[Supplied entries]
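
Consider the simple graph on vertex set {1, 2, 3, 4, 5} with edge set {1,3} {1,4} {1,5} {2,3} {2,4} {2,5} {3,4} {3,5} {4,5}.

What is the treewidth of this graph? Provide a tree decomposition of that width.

Treewidth 3.
One optimal decomposition is:
Bags: B1 = {2, 3, 4, 5}  B2 = {1, 3, 4, 5}
Tree: B1–B2

Each bag holds 4 vertices, so the decomposition has width 3, which upper-bounds the treewidth. For the lower bound, the 4 vertices {1, 3, 4, 5} are pairwise adjacent, and any tree decomposition puts a clique entirely inside one bag — forcing width ≥ 3. The upper and lower bounds meet at 3, so that is the treewidth.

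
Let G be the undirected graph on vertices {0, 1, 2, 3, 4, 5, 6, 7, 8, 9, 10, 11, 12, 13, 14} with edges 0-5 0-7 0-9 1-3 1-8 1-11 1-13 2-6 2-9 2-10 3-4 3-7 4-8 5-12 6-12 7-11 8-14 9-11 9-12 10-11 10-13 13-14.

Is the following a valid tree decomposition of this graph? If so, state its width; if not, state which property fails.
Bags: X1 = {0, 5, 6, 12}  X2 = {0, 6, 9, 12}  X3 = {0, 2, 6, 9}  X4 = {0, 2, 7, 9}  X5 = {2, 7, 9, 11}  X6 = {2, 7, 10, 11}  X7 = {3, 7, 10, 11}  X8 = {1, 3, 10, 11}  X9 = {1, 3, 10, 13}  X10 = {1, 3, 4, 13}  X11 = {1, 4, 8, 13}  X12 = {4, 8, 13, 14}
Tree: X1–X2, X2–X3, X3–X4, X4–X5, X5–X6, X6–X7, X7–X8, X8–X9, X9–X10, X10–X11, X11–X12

Yes; width 3.

Checking the three conditions: (i) the bags cover all of {0, 1, 2, 3, 4, 5, 6, 7, 8, 9, 10, 11, 12, 13, 14}; (ii) for each edge, some bag contains both endpoints; (iii) the bags containing any fixed vertex form a subtree. All hold, so the decomposition is valid with width 4 − 1 = 3.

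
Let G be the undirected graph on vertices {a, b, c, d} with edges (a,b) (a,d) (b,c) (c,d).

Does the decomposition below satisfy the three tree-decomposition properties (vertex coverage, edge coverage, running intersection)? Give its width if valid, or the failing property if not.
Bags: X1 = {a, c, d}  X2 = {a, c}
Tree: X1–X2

A tree decomposition must satisfy three properties: every vertex lies in some bag; for every edge, both endpoints lie together in some bag; and for every vertex, the bags containing it form a connected subtree. Here vertex b appears in no bag, so the decomposition is invalid.

No — vertex b appears in no bag.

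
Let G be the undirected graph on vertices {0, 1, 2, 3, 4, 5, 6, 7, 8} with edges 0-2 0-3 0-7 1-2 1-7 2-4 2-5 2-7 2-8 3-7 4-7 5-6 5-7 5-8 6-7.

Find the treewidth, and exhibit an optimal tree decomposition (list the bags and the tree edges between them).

Treewidth 2.
One such decomposition:
Bags: B1 = {2, 4, 7}  B2 = {0, 2, 7}  B3 = {2, 5, 7}  B4 = {2, 5, 8}  B5 = {5, 6, 7}  B6 = {0, 3, 7}  B7 = {1, 2, 7}
Tree: B1–B2, B2–B3, B3–B4, B3–B5, B2–B6, B2–B7

Every bag has size at most 3, so the width is 3 − 1 = 2 and tw(G) ≤ 2. For the lower bound, the 3 vertices {2, 5, 8} are pairwise adjacent, and any tree decomposition puts a clique entirely inside one bag — forcing width ≥ 2. Combining the bounds, tw(G) = 2.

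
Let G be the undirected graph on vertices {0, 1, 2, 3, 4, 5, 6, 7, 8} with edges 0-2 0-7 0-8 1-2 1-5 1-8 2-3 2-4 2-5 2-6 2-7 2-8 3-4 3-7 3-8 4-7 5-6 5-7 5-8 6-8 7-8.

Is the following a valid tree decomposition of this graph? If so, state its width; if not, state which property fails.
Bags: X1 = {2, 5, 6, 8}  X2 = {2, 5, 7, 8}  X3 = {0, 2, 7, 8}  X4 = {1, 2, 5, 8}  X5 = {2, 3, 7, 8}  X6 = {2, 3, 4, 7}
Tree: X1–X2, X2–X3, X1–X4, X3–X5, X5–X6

Yes; width 3.

Checking the three conditions: (i) the bags cover all of {0, 1, 2, 3, 4, 5, 6, 7, 8}; (ii) for each edge, some bag contains both endpoints; (iii) the bags containing any fixed vertex form a subtree. All hold, so the decomposition is valid with width 4 − 1 = 3.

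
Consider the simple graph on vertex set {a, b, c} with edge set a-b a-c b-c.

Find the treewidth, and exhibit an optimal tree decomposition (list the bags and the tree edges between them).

With just one bag of size 3, the width is 3 − 1 = 2, so tw(G) ≤ 2. On the other hand G contains the 3-clique {a, b, c}. A clique must lie in a single bag of any decomposition, so no decomposition can have width below 2. The upper and lower bounds meet at 2, so that is the treewidth.

Treewidth 2.
One optimal decomposition is:
Bags: B1 = {a, b, c}
Tree: (single bag)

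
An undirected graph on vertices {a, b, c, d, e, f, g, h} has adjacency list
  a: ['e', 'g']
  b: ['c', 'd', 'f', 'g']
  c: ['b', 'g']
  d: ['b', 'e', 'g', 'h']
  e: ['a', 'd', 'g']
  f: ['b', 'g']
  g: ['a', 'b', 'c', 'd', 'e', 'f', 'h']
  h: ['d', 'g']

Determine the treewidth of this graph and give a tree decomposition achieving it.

Each bag holds 3 vertices, so the decomposition has width 2, which upper-bounds the treewidth. Conversely, {d, e, g} is a clique of size 3, and the vertices of any clique must share a bag in every tree decomposition; so some bag has ≥ 3 vertices and tw(G) ≥ 2. Hence tw(G) = 2 exactly.

Treewidth 2.
One optimal decomposition is:
Bags: B1 = {b, d, g}  B2 = {d, g, h}  B3 = {b, c, g}  B4 = {b, f, g}  B5 = {d, e, g}  B6 = {a, e, g}
Tree: B1–B2, B1–B3, B3–B4, B1–B5, B5–B6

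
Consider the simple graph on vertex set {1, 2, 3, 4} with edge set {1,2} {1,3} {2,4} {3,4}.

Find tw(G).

A width-2 tree decomposition is:
Bags: B1 = {1, 2, 3}  B2 = {2, 3, 4}
Tree: B1–B2
Each bag holds 3 vertices, so the decomposition has width 2, which upper-bounds the treewidth. For the lower bound, G contains the cycle 3–1–2–4–3, so G is not a forest; only forests have treewidth ≤ 1, hence tw(G) ≥ 2. The upper and lower bounds meet at 2, so that is the treewidth.

2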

[Task] Report each line in the data that holds the word "simple".

[Answer to the problem]
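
Consider the simple graph on vertex set {1, 2, 3, 4, 5} with edge set {1,3} {1,4} {1,5} {2,3} {2,4} {2,5} {3,4} {3,5} {4,5}.
Consider the simple graph on vertex set {a, b, c} with edge set a-b a-c b-c.
Consider the simple graph on vertex set {1, 2, 3, 4} with edge set {1,2} {1,3} {2,4} {3,4}.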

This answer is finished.